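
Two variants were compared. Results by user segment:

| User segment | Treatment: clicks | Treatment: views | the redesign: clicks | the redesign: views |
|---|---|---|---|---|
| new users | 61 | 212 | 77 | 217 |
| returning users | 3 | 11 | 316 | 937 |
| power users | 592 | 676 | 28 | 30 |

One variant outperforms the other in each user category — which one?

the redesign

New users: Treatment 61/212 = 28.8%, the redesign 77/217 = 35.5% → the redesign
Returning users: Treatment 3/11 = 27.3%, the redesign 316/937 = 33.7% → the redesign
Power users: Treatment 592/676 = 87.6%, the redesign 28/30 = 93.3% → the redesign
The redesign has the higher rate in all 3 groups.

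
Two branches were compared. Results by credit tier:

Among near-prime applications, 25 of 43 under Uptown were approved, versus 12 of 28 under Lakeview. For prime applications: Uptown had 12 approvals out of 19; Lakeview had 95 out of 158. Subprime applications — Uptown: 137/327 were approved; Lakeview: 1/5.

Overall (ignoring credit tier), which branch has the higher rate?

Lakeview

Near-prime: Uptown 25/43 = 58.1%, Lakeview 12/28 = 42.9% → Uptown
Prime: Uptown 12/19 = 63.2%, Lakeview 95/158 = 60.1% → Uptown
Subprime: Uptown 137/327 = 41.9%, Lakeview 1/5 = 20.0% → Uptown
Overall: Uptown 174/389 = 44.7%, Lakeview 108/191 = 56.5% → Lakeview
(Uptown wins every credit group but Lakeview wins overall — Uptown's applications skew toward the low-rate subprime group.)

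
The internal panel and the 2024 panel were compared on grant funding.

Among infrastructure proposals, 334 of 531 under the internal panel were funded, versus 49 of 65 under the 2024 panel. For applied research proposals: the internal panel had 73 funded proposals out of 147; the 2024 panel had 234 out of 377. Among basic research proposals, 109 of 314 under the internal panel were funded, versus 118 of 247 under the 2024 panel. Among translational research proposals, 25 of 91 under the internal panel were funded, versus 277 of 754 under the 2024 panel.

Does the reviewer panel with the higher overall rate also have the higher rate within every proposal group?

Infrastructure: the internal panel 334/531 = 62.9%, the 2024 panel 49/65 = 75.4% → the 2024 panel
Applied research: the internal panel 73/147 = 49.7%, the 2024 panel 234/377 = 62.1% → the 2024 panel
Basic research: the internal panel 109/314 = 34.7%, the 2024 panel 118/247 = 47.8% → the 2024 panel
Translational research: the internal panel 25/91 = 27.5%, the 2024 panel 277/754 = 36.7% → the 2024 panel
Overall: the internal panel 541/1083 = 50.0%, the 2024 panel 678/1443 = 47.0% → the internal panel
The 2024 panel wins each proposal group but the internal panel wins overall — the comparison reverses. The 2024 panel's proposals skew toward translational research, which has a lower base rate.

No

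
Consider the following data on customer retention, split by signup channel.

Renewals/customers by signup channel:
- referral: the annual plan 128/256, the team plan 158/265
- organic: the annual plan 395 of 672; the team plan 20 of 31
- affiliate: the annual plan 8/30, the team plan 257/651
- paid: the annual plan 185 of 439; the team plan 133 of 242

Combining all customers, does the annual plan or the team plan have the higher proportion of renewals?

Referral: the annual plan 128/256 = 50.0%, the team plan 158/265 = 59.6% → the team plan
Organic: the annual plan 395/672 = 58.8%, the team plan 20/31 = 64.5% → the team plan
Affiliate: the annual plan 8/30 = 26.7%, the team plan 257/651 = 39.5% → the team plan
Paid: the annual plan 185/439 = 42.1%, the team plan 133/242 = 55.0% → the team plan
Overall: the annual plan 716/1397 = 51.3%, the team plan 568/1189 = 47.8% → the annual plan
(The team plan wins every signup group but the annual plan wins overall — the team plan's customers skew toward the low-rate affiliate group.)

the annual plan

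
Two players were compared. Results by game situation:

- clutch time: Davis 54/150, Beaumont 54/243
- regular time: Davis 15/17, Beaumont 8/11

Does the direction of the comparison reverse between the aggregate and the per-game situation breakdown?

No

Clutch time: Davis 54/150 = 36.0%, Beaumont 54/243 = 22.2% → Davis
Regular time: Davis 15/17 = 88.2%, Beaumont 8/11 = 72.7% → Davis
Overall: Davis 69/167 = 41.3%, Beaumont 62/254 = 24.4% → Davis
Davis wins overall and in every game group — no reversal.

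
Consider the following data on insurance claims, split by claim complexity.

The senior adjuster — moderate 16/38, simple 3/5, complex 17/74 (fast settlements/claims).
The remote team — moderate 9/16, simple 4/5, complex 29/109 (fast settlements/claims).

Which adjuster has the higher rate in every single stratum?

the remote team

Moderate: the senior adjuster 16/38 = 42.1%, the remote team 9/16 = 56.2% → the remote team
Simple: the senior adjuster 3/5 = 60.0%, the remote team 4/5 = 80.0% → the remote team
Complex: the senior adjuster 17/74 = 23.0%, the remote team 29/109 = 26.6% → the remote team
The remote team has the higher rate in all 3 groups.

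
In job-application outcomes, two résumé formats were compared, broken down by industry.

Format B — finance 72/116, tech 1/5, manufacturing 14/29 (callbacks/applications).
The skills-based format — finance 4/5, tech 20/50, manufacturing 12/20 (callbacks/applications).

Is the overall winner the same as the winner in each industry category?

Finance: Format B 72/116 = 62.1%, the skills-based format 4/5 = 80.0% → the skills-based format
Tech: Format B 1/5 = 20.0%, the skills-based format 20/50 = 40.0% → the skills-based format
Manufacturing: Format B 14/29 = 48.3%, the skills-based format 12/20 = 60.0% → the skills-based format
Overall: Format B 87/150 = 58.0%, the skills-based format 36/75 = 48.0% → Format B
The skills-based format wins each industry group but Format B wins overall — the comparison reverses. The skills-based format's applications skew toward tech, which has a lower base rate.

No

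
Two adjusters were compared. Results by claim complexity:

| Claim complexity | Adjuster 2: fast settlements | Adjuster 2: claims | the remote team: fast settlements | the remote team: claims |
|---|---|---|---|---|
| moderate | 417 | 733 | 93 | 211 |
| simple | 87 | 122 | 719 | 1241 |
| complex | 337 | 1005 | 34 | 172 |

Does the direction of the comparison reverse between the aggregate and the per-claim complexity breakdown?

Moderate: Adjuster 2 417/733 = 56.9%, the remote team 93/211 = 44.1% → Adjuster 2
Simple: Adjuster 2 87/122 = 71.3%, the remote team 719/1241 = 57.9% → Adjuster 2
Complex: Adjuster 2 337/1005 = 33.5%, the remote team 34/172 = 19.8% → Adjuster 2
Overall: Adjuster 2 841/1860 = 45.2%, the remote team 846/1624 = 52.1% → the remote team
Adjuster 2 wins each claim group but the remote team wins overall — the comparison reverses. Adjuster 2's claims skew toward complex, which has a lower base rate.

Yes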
==
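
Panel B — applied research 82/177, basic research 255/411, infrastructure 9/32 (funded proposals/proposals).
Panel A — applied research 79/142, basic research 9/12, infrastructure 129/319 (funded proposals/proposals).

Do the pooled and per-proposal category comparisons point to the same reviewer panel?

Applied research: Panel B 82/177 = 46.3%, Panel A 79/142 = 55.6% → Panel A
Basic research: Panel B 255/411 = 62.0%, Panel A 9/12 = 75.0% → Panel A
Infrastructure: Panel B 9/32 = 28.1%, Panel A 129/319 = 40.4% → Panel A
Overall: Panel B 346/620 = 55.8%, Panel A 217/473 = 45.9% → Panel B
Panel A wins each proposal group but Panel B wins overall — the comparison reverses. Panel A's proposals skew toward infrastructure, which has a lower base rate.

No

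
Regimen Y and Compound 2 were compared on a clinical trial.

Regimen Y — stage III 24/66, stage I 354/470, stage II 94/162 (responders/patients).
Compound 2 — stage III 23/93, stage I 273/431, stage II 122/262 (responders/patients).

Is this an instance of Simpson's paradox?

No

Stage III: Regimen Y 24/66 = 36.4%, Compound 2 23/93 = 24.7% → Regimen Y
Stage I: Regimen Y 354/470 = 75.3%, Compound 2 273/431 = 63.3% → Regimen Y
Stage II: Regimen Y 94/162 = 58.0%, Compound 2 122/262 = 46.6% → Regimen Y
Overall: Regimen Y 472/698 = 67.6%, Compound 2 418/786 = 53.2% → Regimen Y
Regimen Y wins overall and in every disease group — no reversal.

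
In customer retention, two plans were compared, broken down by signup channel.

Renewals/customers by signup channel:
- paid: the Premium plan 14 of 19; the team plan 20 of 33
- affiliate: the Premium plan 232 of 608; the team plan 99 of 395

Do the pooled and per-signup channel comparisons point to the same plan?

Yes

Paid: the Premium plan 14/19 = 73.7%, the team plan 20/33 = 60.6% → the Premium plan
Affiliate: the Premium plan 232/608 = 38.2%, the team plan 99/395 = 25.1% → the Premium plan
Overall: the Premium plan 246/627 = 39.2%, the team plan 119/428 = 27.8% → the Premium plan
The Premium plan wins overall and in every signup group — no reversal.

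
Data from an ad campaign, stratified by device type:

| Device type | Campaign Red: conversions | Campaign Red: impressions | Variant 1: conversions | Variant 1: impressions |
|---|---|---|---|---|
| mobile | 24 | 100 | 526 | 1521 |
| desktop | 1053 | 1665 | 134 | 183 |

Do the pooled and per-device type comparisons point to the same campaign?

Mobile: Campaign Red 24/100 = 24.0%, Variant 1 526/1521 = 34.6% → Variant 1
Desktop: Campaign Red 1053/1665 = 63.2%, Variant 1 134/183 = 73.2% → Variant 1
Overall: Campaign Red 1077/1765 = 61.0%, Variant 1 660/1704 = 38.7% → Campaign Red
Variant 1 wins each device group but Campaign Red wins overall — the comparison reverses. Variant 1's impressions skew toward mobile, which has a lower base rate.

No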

● **Work item**:
Retype word for word everything in the listing above from the line that holds "Two variants were" down to the line that holds "676 | 28 | 30 |". Keep both end lines and leave out the rest.

● **Problem solution**:
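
Two variants were compared. Results by user segment:

| User segment | Treatment: clicks | Treatment: views | the redesign: clicks | the redesign: views |
|---|---|---|---|---|
| new users | 61 | 212 | 77 | 217 |
| returning users | 3 | 11 | 316 | 937 |
| power users | 592 | 676 | 28 | 30 |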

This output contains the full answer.